[Exercise prompt] A line qualifies if it holds the string "Suppose". Copy every qualifying line from the records.

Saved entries
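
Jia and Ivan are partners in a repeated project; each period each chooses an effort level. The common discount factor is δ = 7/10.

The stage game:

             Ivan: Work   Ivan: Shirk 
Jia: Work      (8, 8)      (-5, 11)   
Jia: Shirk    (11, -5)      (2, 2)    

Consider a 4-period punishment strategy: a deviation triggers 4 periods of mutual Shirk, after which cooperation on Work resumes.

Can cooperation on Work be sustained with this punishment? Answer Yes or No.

A one-shot deviation gives 11 now, then 2 for 4 periods, then back to 8.
Gain from deviating: (11−8) today; loss: (8−2) in each of the next 4 periods.
No-deviation condition: (8−2)(δ+…+δ^4) ≥ 11−8, i.e. δ+…+δ^4 ≥ 1/2.
At δ = 7/10: δ+…+δ^4 = 1.7731 ≥ 0.5000.
So cooperation is sustainable.

Yes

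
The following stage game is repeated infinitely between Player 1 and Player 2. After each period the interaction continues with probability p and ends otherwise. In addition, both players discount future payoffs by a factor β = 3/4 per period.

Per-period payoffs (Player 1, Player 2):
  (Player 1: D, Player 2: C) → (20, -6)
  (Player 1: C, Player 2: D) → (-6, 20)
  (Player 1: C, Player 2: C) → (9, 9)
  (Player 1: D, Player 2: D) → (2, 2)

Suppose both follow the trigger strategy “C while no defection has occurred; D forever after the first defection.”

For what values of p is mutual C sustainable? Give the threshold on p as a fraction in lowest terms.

With continuation probability p and discount β, the effective per-period discount factor is βp.
Grim-trigger IC: βp ≥ (20−9)/(20−2) = 11/18.
So p ≥ (11/18)/(3/4) = 22/27.

22/27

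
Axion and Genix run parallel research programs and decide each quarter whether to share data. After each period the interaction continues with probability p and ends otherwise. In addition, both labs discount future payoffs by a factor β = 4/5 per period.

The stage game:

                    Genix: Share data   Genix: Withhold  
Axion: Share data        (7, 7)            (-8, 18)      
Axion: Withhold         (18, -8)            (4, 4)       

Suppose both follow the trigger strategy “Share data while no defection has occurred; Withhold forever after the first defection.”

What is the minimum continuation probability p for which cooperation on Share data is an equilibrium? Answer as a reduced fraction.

With continuation probability p and discount β, the effective per-period discount factor is βp.
Grim-trigger IC: βp ≥ (18−7)/(18−4) = 11/14.
So p ≥ (11/14)/(4/5) = 55/56.

55/56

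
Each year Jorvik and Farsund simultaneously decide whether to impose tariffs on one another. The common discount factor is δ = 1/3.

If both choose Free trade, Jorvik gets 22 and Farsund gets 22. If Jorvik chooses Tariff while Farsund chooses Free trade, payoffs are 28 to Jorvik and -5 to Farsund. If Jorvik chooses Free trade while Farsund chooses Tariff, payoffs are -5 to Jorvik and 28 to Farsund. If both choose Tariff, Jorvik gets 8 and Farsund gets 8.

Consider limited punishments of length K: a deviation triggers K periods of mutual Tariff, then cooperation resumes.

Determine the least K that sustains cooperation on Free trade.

Need Σ_{k=1}^{K} δ^k ≥ (28−22)/(22−8) = 0.4286 at δ = 1/3.
At K = 1 the sum is 0.3333 < 0.4286; at K = 2 it is 0.4444 ≥ 0.4286.
So the minimum punishment length is K = 2.

2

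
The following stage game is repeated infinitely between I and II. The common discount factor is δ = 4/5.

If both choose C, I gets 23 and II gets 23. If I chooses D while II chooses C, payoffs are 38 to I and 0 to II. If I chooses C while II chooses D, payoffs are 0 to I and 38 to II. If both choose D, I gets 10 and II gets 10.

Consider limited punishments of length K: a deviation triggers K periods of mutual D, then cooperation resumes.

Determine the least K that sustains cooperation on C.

2

No profitable deviation requires (23−10)(δ+…+δ^K) ≥ 38−23, i.e. δ+…+δ^K ≥ 15/13 ≈ 1.1538.
With δ = 4/5, the partial sums are K=1: 0.8000, K=2: 1.4400.
K = 2 is the first length at which the sum reaches 1.1538.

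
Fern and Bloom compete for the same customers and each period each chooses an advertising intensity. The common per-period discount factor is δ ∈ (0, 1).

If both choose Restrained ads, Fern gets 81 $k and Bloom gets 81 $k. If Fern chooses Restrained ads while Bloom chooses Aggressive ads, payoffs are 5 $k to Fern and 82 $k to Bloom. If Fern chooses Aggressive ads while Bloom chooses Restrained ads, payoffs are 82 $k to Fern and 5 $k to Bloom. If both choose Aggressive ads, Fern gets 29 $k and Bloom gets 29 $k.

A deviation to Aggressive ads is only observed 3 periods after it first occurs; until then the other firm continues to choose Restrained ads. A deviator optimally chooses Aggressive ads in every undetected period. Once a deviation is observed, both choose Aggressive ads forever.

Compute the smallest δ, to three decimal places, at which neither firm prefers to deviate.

0.266

A deviator earns 82 for 3 periods, then 29 forever; cooperating earns 81 forever. Multiplying the IC by (1−δ):
81 ≥ 82(1−δ^3) + 29δ^3, so 53·δ^3 ≥ 1 and δ^3 ≥ 1/53.
δ ≥ (1/53)^(1/3) ≈ 0.266.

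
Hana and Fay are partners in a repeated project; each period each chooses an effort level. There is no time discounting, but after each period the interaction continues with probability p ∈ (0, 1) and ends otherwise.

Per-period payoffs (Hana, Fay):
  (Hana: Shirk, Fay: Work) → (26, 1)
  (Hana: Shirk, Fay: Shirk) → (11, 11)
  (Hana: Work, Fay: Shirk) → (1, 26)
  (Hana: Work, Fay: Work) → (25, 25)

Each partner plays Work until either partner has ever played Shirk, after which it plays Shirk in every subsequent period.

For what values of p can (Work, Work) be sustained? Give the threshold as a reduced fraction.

1/15

Expected cooperation value is 25 + p·25 + p²·25 + … = 25/(1−p); deviation gives 26 + p·11/(1−p).
25 ≥ 26(1−p) + 11p ⇒ 15p ≥ 1 ⇒ p ≥ 1/15.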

[Solved problem]
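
Suppose both follow the trigger strategy “C while no defection has occurred; D forever after the first defection.”
Suppose both follow the trigger strategy “Share data while no defection has occurred; Withhold forever after the first defection.”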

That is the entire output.